AVAILABLE DATA section start

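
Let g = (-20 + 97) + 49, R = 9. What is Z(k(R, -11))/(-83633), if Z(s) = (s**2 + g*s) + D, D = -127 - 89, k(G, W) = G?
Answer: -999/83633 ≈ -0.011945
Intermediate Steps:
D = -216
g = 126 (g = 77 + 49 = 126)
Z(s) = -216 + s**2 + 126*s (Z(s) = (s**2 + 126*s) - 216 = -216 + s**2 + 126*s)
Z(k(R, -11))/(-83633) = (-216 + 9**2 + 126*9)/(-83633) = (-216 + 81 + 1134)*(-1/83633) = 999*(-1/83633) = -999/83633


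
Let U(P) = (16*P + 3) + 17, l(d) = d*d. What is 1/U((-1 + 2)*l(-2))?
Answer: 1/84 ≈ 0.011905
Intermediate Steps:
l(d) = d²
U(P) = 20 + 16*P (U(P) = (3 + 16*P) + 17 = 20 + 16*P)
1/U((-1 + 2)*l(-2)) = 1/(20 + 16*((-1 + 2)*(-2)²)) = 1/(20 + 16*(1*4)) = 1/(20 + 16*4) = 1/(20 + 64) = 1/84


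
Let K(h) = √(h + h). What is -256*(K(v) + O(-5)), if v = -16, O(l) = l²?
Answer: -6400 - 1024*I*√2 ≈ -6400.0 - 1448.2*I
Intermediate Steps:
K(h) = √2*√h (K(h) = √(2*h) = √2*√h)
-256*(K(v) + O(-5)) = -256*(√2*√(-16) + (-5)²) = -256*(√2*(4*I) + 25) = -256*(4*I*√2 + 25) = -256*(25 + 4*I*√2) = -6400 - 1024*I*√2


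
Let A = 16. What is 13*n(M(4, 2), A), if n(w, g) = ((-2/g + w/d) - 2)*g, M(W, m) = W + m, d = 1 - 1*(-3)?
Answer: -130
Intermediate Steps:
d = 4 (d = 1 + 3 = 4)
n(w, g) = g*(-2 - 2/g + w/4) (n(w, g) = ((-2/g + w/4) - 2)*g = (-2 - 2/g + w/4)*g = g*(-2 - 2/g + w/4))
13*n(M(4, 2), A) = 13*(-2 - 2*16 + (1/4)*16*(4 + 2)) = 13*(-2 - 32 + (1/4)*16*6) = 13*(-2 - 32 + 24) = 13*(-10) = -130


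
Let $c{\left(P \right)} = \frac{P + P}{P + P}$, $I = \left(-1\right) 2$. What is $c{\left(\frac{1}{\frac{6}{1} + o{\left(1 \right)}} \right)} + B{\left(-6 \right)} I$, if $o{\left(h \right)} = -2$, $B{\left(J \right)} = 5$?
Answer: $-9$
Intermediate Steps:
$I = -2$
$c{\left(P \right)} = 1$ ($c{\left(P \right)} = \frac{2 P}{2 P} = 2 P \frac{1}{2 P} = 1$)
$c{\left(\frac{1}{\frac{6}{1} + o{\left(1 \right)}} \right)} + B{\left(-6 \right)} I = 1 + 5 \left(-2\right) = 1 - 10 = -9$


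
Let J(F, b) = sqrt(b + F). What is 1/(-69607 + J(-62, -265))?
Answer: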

AVAILABLE DATA section end

EXERCISE PROMPT – On how many lines of the material does the word "Answer" appear? Reply with the number alone.

RESULT OF THE TASK – 6